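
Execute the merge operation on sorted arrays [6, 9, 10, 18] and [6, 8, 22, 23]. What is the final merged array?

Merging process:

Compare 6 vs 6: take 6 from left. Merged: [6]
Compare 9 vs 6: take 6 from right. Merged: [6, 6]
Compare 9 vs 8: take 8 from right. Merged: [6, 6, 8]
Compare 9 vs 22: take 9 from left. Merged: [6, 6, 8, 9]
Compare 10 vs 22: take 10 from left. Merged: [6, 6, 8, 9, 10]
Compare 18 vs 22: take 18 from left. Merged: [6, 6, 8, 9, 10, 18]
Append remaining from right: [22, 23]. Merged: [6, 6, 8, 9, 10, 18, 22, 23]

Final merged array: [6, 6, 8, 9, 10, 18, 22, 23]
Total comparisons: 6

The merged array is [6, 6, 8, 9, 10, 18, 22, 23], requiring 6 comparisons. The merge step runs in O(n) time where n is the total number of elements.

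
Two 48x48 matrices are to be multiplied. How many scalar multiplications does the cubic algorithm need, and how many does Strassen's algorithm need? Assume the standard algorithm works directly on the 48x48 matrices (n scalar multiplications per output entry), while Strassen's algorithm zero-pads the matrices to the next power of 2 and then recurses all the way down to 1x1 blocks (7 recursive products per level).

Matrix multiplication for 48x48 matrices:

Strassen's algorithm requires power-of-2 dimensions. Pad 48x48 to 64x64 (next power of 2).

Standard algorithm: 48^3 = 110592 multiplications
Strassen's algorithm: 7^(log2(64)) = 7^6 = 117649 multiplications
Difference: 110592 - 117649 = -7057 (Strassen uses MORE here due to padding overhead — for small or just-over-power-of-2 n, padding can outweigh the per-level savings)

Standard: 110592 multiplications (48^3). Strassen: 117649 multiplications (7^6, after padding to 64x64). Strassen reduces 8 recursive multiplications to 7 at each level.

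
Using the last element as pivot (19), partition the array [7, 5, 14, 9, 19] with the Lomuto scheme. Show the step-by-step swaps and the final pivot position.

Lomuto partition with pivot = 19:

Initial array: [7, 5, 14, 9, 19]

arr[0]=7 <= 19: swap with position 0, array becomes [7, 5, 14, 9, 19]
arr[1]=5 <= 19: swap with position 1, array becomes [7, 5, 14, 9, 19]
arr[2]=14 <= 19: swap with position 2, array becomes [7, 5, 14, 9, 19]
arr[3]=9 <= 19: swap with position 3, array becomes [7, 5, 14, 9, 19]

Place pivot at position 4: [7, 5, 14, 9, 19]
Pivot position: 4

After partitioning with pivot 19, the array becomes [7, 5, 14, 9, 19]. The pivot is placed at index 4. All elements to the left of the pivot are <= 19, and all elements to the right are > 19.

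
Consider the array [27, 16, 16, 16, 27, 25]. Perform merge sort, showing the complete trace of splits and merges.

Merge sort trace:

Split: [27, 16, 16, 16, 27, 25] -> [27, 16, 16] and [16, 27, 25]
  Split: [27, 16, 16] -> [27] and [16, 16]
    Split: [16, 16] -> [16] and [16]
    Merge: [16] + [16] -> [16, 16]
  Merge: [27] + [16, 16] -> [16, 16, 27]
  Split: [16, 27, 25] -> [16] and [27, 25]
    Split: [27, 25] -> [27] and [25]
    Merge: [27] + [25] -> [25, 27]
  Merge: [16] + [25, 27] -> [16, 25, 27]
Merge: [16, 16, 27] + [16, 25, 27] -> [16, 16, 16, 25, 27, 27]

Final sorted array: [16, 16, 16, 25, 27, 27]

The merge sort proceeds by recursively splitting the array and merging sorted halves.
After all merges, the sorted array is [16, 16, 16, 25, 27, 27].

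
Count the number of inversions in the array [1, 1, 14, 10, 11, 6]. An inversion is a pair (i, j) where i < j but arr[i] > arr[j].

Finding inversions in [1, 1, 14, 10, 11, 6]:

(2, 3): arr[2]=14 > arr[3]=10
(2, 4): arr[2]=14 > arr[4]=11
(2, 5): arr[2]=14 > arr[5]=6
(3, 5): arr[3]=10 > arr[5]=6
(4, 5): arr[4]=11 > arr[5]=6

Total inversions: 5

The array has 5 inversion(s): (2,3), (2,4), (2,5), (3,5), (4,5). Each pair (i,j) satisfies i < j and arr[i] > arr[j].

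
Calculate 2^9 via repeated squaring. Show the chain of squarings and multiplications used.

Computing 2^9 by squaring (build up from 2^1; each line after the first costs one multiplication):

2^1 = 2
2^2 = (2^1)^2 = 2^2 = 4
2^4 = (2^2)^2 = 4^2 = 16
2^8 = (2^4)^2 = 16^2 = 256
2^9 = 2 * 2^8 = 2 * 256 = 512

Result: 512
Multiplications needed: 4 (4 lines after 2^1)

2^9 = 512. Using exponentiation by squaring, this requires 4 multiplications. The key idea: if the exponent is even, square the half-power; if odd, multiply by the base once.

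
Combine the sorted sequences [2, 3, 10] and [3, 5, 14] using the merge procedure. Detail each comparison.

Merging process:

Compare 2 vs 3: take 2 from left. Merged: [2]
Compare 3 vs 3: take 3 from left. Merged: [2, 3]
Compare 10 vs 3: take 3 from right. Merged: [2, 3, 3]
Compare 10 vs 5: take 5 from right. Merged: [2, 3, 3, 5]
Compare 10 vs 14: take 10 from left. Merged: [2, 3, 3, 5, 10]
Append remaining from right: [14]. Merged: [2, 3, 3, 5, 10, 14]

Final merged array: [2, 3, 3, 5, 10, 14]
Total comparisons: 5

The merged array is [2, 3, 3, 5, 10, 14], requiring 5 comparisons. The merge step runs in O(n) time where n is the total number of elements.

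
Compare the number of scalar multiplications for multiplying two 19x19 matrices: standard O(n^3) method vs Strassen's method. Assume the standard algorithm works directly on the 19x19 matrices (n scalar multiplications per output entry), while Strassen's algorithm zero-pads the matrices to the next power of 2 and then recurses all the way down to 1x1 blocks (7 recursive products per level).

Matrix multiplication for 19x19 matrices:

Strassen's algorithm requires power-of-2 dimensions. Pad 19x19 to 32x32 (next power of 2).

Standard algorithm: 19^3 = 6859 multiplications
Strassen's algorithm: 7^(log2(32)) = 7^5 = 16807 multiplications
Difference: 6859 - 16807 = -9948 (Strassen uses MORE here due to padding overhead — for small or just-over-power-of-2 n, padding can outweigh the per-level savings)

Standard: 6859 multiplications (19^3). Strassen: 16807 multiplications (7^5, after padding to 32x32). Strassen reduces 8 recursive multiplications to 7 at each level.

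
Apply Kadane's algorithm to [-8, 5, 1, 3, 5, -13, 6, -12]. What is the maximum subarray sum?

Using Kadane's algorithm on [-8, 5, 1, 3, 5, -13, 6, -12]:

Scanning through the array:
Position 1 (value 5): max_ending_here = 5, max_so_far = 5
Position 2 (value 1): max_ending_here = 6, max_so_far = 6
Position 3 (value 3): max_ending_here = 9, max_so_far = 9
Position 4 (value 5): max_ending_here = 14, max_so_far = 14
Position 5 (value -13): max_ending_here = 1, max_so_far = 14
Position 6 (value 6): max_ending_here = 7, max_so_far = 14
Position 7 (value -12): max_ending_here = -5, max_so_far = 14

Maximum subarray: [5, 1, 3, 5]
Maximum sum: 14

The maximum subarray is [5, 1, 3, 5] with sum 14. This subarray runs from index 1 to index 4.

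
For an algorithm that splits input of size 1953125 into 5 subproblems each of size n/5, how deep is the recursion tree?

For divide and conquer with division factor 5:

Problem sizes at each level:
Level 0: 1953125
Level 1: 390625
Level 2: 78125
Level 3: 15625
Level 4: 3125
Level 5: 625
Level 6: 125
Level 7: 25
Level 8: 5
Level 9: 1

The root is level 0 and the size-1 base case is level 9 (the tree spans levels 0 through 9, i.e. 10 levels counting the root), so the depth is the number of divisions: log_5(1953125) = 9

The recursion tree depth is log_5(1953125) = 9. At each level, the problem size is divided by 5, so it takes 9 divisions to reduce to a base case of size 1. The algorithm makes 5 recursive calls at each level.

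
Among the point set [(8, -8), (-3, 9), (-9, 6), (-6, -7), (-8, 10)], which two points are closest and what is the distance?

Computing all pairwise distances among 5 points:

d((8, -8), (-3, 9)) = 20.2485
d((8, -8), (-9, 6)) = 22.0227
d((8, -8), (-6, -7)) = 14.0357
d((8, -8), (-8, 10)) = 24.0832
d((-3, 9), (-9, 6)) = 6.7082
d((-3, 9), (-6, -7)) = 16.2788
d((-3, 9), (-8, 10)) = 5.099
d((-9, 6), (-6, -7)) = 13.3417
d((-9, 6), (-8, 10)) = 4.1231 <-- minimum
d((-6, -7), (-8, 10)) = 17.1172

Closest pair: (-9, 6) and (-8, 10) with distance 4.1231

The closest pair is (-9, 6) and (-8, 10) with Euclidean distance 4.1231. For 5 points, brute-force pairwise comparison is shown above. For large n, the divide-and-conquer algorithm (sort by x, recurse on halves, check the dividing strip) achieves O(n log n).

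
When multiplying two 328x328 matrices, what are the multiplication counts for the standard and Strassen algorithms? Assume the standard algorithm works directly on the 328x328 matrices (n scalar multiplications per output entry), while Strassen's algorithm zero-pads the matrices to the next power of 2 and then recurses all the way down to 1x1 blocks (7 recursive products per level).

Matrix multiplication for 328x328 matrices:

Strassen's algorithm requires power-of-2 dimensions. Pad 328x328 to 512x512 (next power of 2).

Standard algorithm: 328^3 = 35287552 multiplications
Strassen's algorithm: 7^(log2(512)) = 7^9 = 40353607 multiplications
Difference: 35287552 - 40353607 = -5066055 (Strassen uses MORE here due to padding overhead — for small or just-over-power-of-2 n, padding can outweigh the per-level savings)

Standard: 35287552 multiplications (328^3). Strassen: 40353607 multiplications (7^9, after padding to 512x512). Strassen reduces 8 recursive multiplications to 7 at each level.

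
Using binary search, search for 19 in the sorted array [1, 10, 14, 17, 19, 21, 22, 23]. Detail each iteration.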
= = = = = = =
> _What the exercise asks_
Starting with the line that contains "When multiplying two", print each line through the last one in the listing. Include both end lines and add nothing.

> _Answer to the problem_
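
When multiplying two 328x328 matrices, what are the multiplication counts for the standard and Strassen algorithms? Assume the standard algorithm works directly on the 328x328 matrices (n scalar multiplications per output entry), while Strassen's algorithm zero-pads the matrices to the next power of 2 and then recurses all the way down to 1x1 blocks (7 recursive products per level).

Matrix multiplication for 328x328 matrices:

Strassen's algorithm requires power-of-2 dimensions. Pad 328x328 to 512x512 (next power of 2).

Standard algorithm: 328^3 = 35287552 multiplications
Strassen's algorithm: 7^(log2(512)) = 7^9 = 40353607 multiplications
Difference: 35287552 - 40353607 = -5066055 (Strassen uses MORE here due to padding overhead — for small or just-over-power-of-2 n, padding can outweigh the per-level savings)

Standard: 35287552 multiplications (328^3). Strassen: 40353607 multiplications (7^9, after padding to 512x512). Strassen reduces 8 recursive multiplications to 7 at each level.

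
Using binary search, search for 19 in the sorted array [1, 10, 14, 17, 19, 21, 22, 23]. Detail each iteration.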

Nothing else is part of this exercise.